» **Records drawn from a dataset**
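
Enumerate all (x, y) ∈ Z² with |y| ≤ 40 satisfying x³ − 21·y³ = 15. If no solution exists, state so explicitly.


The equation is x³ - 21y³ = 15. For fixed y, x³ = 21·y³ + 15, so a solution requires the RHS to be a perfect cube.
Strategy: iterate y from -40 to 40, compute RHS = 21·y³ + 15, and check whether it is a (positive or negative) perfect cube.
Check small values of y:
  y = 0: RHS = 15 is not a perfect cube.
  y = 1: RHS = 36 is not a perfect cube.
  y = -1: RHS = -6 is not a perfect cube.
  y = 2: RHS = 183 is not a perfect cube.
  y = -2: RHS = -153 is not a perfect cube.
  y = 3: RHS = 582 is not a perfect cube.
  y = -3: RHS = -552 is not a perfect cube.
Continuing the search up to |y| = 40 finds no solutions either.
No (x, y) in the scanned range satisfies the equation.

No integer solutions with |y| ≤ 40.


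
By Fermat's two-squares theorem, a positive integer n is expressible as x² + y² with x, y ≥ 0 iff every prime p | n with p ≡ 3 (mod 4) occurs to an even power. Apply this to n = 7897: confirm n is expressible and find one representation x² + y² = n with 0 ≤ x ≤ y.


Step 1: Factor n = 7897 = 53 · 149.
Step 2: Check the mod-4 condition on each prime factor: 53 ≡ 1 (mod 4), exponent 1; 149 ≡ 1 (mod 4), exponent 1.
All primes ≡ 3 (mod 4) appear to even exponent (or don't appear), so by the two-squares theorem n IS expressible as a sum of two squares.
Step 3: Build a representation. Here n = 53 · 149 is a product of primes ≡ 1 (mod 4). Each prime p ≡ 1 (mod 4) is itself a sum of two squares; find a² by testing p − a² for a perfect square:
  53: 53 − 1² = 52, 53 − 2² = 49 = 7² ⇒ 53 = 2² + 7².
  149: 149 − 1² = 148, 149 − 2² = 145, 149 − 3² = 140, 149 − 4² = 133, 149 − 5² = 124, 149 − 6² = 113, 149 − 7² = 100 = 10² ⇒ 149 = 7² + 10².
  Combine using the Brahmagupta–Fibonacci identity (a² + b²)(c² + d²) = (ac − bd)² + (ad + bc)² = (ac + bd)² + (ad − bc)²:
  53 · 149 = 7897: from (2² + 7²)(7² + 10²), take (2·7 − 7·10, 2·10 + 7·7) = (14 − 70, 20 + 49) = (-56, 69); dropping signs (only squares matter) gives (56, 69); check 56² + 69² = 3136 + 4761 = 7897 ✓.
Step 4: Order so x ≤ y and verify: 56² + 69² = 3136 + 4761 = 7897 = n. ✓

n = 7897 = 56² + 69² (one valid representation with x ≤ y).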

» **What you will do**
Print every line of the records above without a single difference.

» **Answer box**
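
Enumerate all (x, y) ∈ Z² with |y| ≤ 40 satisfying x³ − 21·y³ = 15. If no solution exists, state so explicitly.


The equation is x³ - 21y³ = 15. For fixed y, x³ = 21·y³ + 15, so a solution requires the RHS to be a perfect cube.
Strategy: iterate y from -40 to 40, compute RHS = 21·y³ + 15, and check whether it is a (positive or negative) perfect cube.
Check small values of y:
  y = 0: RHS = 15 is not a perfect cube.
  y = 1: RHS = 36 is not a perfect cube.
  y = -1: RHS = -6 is not a perfect cube.
  y = 2: RHS = 183 is not a perfect cube.
  y = -2: RHS = -153 is not a perfect cube.
  y = 3: RHS = 582 is not a perfect cube.
  y = -3: RHS = -552 is not a perfect cube.
Continuing the search up to |y| = 40 finds no solutions either.
No (x, y) in the scanned range satisfies the equation.

No integer solutions with |y| ≤ 40.


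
By Fermat's two-squares theorem, a positive integer n is expressible as x² + y² with x, y ≥ 0 iff every prime p | n with p ≡ 3 (mod 4) occurs to an even power. Apply this to n = 7897: confirm n is expressible and find one representation x² + y² = n with 0 ≤ x ≤ y.


Step 1: Factor n = 7897 = 53 · 149.
Step 2: Check the mod-4 condition on each prime factor: 53 ≡ 1 (mod 4), exponent 1; 149 ≡ 1 (mod 4), exponent 1.
All primes ≡ 3 (mod 4) appear to even exponent (or don't appear), so by the two-squares theorem n IS expressible as a sum of two squares.
Step 3: Build a representation. Here n = 53 · 149 is a product of primes ≡ 1 (mod 4). Each prime p ≡ 1 (mod 4) is itself a sum of two squares; find a² by testing p − a² for a perfect square:
  53: 53 − 1² = 52, 53 − 2² = 49 = 7² ⇒ 53 = 2² + 7².
  149: 149 − 1² = 148, 149 − 2² = 145, 149 − 3² = 140, 149 − 4² = 133, 149 − 5² = 124, 149 − 6² = 113, 149 − 7² = 100 = 10² ⇒ 149 = 7² + 10².
  Combine using the Brahmagupta–Fibonacci identity (a² + b²)(c² + d²) = (ac − bd)² + (ad + bc)² = (ac + bd)² + (ad − bc)²:
  53 · 149 = 7897: from (2² + 7²)(7² + 10²), take (2·7 − 7·10, 2·10 + 7·7) = (14 − 70, 20 + 49) = (-56, 69); dropping signs (only squares matter) gives (56, 69); check 56² + 69² = 3136 + 4761 = 7897 ✓.
Step 4: Order so x ≤ y and verify: 56² + 69² = 3136 + 4761 = 7897 = n. ✓

n = 7897 = 56² + 69² (one valid representation with x ≤ y).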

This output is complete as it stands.